- **PROBLEM STATEMENT**
However many lines the data holds, transcribe them all exactly.

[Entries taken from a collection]

○ ○ ○

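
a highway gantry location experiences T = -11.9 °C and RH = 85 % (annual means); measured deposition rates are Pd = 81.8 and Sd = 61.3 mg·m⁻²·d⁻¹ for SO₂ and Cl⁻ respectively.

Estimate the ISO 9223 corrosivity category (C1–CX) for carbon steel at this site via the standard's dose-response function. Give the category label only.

carbon steel: T≤10 °C ⇒ hinge +0.150·(-11.9−10) = -3.2850
  sulphur-dioxide contribution → 3.583 μm/a
  chloride contribution → 13.44 μm/a
  ⇒ r_corr(carbon steel) = 17.02 μm/a
ISO 9223 Table 2 (carbon steel): 1.3 < 17 ≤ 25 μm/a ⇒ C2

C2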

○ ○ ○

- **RESPONSE AREA**
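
a highway gantry location experiences T = -11.9 °C and RH = 85 % (annual means); measured deposition rates are Pd = 81.8 and Sd = 61.3 mg·m⁻²·d⁻¹ for SO₂ and Cl⁻ respectively.

Estimate the ISO 9223 corrosivity category (C1–CX) for carbon steel at this site via the standard's dose-response function. Give the category label only.

carbon steel: T≤10 °C ⇒ hinge +0.150·(-11.9−10) = -3.2850
  sulphur-dioxide contribution → 3.583 μm/a
  chloride contribution → 13.44 μm/a
  ⇒ r_corr(carbon steel) = 17.02 μm/a
ISO 9223 Table 2 (carbon steel): 1.3 < 17 ≤ 25 μm/a ⇒ C2

C2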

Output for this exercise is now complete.